Records provided
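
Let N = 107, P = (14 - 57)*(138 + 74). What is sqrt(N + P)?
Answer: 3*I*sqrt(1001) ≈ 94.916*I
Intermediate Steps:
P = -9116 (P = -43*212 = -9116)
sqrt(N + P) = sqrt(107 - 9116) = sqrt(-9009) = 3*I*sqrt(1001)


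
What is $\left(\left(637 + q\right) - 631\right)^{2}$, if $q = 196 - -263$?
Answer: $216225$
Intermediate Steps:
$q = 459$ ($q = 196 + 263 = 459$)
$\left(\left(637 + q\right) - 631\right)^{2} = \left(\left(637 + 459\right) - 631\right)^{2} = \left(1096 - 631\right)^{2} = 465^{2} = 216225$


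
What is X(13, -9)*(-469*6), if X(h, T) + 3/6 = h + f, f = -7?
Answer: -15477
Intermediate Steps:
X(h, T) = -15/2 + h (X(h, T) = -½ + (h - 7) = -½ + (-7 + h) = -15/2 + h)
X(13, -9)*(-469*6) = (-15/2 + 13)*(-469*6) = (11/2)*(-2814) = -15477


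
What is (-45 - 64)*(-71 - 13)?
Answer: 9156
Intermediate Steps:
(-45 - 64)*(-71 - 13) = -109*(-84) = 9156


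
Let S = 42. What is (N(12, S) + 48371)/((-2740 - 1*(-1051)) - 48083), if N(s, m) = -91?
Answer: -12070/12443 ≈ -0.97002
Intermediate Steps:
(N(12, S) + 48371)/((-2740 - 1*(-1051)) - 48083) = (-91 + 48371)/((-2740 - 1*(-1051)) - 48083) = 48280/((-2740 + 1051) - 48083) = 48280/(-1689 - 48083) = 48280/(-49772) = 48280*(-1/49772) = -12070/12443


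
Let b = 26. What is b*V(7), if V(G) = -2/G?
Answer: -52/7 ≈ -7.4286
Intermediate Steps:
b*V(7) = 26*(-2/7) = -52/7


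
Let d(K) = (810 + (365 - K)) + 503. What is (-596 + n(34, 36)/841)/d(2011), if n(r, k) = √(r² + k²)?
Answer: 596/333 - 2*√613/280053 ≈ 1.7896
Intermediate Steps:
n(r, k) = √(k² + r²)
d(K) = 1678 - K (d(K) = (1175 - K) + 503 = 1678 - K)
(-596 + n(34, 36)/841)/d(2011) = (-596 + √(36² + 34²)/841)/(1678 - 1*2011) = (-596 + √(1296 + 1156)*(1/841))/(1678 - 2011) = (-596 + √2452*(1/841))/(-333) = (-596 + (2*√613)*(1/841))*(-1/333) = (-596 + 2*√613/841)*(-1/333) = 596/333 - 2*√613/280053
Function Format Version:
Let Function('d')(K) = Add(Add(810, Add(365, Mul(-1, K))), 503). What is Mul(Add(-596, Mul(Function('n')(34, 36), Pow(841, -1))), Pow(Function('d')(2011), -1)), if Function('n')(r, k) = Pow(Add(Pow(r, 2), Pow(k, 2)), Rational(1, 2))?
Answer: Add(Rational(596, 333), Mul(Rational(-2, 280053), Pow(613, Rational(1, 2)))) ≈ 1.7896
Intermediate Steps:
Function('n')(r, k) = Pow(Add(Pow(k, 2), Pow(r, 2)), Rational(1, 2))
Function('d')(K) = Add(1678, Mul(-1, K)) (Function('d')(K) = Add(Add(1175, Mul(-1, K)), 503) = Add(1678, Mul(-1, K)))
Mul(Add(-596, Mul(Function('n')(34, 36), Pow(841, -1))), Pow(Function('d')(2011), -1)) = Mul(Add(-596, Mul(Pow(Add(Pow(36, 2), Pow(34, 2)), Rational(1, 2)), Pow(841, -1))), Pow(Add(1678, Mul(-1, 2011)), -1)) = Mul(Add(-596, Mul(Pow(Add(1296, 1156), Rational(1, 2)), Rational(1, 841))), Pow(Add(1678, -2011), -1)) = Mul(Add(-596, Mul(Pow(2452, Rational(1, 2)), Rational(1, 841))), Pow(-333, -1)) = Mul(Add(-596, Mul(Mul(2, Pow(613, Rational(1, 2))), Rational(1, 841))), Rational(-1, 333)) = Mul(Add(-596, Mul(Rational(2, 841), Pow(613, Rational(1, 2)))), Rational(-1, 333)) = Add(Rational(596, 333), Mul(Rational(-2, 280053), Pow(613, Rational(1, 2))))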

Your assignment
Only the lines above from the line with "Answer: $216225$" to the line with "Answer: -15477", those two lines included, should be reproduced exactly.

Answer section
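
Answer: $216225$
Intermediate Steps:
$q = 459$ ($q = 196 + 263 = 459$)
$\left(\left(637 + q\right) - 631\right)^{2} = \left(\left(637 + 459\right) - 631\right)^{2} = \left(1096 - 631\right)^{2} = 465^{2} = 216225$


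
What is X(13, -9)*(-469*6), if X(h, T) + 3/6 = h + f, f = -7?
Answer: -15477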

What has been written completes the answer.